Task goal:
Could you return all of the data exactly as given?

Data shown:
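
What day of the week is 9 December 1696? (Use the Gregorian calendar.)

Sunday

Doomsday rule: the anchor day for the 1600s is Tuesday. For year 96: 96÷12 = 8 r 0, and 0÷4 = 0, so 8+0+0 = 8.
Tuesday + 8 ≡ Wednesday — that's 1696's doomsday.
In December the doomsday date is Dec 12.
Dec 9 is 3 days before Dec 12; 3 mod 7 = 3, so Wednesday − 3 = Sunday.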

Solution for this problem:
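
What day of the week is 9 December 1696? (Use the Gregorian calendar.)

Sunday

Doomsday rule: the anchor day for the 1600s is Tuesday. For year 96: 96÷12 = 8 r 0, and 0÷4 = 0, so 8+0+0 = 8.
Tuesday + 8 ≡ Wednesday — that's 1696's doomsday.
In December the doomsday date is Dec 12.
Dec 9 is 3 days before Dec 12; 3 mod 7 = 3, so Wednesday − 3 = Sunday.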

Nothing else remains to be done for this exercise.